╭──
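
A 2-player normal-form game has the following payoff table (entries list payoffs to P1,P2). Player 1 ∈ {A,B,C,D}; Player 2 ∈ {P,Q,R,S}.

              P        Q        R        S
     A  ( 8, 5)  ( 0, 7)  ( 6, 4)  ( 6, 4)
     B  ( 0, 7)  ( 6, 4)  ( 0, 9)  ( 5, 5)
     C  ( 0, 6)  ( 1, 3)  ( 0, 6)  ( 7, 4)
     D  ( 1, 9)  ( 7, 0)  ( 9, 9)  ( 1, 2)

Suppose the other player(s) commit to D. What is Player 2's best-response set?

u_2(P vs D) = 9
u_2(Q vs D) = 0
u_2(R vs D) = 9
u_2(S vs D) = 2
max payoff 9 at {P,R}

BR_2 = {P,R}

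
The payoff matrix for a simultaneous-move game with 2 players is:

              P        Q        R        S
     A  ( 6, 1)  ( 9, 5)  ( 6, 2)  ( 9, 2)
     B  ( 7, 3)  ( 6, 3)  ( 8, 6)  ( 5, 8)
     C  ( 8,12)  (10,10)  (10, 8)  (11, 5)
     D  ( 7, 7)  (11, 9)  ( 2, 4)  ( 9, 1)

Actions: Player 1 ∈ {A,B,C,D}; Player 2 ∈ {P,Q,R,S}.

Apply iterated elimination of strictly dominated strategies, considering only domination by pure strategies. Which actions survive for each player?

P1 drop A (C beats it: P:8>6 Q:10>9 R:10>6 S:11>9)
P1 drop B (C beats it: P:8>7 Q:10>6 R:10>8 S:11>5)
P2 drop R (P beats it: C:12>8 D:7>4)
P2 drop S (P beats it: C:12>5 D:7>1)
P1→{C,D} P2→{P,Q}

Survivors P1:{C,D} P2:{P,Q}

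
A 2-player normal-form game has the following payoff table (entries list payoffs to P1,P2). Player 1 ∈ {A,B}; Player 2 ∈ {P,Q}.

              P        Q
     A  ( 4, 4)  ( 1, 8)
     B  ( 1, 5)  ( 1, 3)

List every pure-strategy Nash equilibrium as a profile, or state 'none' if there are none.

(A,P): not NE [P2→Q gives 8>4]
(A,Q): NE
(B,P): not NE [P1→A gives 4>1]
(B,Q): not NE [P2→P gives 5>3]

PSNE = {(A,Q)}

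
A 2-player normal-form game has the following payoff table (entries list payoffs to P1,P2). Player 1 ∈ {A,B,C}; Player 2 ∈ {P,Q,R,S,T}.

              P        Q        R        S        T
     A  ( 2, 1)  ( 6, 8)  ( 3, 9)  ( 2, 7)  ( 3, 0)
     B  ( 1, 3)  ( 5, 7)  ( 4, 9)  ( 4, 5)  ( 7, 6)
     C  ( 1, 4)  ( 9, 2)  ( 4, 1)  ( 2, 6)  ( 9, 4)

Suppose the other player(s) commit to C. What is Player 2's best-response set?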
╰──
╭──
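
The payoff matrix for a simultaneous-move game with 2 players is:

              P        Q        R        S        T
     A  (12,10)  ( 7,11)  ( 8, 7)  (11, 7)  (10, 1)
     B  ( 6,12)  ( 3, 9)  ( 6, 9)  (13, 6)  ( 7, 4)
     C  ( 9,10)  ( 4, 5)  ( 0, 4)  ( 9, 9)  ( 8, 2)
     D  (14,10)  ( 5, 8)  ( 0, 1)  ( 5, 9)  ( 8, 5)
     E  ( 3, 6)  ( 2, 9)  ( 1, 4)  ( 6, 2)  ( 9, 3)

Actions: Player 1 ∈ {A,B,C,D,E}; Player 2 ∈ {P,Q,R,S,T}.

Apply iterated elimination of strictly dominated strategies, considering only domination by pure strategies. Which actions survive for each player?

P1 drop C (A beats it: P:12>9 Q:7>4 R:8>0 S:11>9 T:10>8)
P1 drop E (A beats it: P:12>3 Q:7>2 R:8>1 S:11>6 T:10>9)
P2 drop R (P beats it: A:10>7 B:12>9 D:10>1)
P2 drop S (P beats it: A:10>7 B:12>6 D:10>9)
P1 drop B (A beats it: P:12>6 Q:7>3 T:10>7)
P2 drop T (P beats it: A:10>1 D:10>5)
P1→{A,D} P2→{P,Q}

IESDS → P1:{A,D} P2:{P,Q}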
╰──
EXERCISE PROMPT – Go through the listing above and locate each line that holds the word "form". Copy those lines.

ANSWER SPACE –
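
A 2-player normal-form game has the following payoff table (entries list payoffs to P1,P2). Player 1 ∈ {A,B,C,D}; Player 2 ∈ {P,Q,R,S}.
A 2-player normal-form game has the following payoff table (entries list payoffs to P1,P2). Player 1 ∈ {A,B}; Player 2 ∈ {P,Q}.
A 2-player normal-form game has the following payoff table (entries list payoffs to P1,P2). Player 1 ∈ {A,B,C}; Player 2 ∈ {P,Q,R,S,T}.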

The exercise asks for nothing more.